REQUIRED WORK: Your job with the data below is to output exactly the lines from the one holding "CNC milling requires" down to the one holding "A manufacturing cell is sequencing a job. The", both included, and no others.

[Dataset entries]
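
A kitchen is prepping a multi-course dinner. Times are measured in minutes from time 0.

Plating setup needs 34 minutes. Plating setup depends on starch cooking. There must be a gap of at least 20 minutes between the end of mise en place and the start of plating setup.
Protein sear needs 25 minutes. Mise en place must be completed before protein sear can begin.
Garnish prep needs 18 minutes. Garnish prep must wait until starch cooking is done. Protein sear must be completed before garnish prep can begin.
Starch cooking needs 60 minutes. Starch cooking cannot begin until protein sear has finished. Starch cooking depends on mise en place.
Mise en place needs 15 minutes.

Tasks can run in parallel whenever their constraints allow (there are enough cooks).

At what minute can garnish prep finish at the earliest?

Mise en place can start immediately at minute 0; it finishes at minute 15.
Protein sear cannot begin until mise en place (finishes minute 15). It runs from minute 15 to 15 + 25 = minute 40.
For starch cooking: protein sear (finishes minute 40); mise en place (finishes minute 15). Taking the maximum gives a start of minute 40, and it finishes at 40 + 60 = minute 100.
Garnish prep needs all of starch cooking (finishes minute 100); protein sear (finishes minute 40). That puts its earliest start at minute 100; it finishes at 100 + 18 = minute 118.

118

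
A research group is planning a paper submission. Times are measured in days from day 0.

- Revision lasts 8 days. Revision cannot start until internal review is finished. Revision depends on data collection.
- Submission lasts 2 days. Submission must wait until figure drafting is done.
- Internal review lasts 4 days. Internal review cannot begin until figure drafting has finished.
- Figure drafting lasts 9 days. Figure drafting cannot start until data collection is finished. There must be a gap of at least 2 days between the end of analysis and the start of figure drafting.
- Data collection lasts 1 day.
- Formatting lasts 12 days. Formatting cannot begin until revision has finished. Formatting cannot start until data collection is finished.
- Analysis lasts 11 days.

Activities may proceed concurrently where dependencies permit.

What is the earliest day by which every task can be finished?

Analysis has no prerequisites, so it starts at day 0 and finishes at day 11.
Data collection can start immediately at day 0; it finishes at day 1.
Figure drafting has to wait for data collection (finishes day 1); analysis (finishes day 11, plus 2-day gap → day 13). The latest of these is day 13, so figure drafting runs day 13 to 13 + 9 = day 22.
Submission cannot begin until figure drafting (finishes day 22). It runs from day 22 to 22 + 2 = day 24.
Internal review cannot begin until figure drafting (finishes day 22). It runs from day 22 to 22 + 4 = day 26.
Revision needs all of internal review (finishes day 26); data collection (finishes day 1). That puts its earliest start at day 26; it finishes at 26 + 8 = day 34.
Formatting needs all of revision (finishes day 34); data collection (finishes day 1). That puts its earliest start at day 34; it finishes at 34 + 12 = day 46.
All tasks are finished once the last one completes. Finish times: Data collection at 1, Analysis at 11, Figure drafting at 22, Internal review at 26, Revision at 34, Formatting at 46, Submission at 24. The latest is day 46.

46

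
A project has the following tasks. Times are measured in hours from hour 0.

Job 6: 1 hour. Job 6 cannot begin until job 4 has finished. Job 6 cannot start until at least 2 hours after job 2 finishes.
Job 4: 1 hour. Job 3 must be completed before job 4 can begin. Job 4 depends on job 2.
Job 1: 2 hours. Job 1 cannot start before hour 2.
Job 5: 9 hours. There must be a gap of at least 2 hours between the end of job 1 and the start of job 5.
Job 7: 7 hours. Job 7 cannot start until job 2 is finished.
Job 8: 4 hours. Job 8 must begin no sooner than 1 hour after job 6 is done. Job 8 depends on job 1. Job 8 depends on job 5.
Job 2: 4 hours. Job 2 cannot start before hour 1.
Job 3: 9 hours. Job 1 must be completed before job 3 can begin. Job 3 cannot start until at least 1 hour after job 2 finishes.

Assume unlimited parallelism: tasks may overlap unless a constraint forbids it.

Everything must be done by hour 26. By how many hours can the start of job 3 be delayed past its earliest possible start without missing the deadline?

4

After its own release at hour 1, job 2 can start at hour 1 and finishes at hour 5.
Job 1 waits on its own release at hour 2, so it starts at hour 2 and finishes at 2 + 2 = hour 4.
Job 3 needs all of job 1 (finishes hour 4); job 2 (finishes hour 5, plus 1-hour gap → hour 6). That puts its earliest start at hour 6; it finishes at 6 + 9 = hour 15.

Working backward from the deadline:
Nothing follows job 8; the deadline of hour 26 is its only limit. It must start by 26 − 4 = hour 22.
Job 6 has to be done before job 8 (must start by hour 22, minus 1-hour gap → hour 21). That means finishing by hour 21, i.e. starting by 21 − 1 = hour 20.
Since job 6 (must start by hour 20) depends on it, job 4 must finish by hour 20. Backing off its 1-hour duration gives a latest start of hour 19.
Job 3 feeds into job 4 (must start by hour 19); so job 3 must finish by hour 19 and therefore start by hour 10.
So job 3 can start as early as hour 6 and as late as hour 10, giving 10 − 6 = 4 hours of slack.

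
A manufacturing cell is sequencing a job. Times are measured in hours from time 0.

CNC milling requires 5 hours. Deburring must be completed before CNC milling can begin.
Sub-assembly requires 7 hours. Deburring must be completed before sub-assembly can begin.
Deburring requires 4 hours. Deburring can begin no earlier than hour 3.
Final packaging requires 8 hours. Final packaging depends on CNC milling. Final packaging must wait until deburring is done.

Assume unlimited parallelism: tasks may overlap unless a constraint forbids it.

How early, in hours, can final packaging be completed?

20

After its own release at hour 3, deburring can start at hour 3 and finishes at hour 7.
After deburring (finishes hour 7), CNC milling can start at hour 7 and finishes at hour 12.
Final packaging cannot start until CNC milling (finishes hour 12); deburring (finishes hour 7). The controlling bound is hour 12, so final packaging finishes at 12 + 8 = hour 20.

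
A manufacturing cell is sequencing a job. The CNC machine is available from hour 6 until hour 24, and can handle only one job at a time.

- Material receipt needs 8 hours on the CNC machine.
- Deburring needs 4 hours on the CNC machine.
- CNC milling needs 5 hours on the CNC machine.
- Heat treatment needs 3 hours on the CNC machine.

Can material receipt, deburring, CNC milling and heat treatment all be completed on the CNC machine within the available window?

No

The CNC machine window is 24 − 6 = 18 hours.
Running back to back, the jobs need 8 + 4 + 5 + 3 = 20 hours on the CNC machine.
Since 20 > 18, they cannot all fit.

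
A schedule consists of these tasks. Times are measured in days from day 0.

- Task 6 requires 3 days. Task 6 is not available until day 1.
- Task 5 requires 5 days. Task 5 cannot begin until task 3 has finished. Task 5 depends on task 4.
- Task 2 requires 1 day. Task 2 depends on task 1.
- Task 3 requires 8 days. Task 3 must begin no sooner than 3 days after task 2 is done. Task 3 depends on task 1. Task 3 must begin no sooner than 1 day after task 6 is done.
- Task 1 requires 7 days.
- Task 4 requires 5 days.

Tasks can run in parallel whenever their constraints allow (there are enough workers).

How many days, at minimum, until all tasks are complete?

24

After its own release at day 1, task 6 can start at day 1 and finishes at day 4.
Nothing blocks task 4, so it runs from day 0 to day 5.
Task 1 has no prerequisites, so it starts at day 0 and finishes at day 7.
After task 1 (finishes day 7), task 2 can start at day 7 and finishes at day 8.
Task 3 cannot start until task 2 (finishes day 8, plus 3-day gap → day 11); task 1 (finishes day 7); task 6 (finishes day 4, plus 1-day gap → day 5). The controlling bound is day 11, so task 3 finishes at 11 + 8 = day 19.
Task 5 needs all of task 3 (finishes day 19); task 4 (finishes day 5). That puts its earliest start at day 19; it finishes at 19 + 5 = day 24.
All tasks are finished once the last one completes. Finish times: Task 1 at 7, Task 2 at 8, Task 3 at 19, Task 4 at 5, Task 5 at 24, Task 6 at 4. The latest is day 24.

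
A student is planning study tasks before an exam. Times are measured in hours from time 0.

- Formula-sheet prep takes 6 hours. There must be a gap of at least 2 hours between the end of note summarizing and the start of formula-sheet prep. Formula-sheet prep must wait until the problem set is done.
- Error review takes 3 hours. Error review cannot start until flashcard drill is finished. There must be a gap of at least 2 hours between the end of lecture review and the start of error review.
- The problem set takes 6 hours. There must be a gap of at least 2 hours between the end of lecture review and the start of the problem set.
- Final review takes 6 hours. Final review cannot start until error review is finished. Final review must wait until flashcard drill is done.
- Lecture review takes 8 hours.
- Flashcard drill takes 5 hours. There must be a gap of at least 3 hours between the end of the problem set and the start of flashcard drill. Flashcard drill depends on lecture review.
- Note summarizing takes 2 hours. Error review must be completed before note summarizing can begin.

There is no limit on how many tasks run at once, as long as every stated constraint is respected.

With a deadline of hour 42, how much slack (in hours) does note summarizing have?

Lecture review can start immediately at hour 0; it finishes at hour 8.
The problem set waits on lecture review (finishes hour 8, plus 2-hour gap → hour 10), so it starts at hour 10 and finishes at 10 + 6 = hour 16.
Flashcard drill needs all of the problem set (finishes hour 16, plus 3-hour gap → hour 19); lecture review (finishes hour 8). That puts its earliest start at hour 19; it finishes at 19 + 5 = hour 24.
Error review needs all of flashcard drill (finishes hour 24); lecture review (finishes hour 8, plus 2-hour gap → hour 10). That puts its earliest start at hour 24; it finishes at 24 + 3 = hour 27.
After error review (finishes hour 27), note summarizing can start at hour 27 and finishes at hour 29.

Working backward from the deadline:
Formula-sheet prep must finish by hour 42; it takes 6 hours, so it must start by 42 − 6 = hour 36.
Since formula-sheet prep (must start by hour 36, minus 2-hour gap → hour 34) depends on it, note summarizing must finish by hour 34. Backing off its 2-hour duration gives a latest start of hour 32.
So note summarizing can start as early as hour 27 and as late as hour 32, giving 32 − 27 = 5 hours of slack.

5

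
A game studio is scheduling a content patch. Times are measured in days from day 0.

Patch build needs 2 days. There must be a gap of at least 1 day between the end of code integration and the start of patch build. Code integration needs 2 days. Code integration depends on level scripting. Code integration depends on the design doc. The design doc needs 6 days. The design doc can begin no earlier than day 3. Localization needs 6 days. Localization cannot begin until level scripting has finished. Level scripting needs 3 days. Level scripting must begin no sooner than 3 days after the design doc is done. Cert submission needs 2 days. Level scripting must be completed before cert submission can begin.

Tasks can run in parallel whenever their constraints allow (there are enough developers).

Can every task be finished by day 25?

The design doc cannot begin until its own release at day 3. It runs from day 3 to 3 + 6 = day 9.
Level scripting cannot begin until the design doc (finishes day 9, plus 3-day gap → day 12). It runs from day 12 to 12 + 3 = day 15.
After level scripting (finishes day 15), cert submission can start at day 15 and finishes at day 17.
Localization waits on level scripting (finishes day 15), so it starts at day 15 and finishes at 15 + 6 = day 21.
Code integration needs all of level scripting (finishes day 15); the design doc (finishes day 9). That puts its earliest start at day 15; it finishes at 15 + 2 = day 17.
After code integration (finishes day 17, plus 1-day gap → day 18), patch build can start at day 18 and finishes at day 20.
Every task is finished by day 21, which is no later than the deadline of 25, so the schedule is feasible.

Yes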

WRITTEN RESPONSE:
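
CNC milling requires 5 hours. Deburring must be completed before CNC milling can begin.
Sub-assembly requires 7 hours. Deburring must be completed before sub-assembly can begin.
Deburring requires 4 hours. Deburring can begin no earlier than hour 3.
Final packaging requires 8 hours. Final packaging depends on CNC milling. Final packaging must wait until deburring is done.

Assume unlimited parallelism: tasks may overlap unless a constraint forbids it.

How early, in hours, can final packaging be completed?

20

After its own release at hour 3, deburring can start at hour 3 and finishes at hour 7.
After deburring (finishes hour 7), CNC milling can start at hour 7 and finishes at hour 12.
Final packaging cannot start until CNC milling (finishes hour 12); deburring (finishes hour 7). The controlling bound is hour 12, so final packaging finishes at 12 + 8 = hour 20.

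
A manufacturing cell is sequencing a job. The CNC machine is available from hour 6 until hour 24, and can handle only one job at a time.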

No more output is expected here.